_WHAT THE TASK REQUIRES:_ For this exercise, return the line containing "Can you find integers x, y such" and every line after it through the end of the records below, without alteration.

_EXTRACTED MATERIAL:_

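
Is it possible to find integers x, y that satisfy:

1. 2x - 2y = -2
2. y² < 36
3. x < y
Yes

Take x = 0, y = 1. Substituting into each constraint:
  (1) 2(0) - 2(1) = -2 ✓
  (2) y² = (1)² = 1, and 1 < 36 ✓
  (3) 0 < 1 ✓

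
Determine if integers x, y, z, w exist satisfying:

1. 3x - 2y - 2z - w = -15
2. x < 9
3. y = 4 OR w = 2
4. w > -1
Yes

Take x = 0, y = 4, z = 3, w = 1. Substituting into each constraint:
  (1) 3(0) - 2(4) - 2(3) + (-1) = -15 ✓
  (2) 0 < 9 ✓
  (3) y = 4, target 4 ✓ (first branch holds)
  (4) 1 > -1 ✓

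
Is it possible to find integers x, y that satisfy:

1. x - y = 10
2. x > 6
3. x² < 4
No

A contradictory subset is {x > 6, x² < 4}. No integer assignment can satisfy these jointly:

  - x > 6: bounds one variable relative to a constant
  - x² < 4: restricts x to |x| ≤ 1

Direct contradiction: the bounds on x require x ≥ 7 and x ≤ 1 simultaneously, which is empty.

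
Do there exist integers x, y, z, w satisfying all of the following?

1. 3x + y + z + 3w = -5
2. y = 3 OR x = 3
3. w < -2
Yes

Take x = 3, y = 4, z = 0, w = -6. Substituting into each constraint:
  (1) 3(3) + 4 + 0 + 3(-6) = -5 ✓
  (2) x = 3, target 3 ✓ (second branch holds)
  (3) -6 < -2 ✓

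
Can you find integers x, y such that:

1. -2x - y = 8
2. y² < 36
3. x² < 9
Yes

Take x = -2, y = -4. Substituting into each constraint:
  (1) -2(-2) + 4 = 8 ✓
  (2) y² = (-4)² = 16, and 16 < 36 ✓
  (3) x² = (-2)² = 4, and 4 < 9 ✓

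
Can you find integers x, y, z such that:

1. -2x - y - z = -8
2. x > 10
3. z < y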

_ANSWER SPACE:_
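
Can you find integers x, y such that:

1. -2x - y = 8
2. y² < 36
3. x² < 9
Yes

Take x = -2, y = -4. Substituting into each constraint:
  (1) -2(-2) + 4 = 8 ✓
  (2) y² = (-4)² = 16, and 16 < 36 ✓
  (3) x² = (-2)² = 4, and 4 < 9 ✓

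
Can you find integers x, y, z such that:

1. -2x - y - z = -8
2. x > 10
3. z < y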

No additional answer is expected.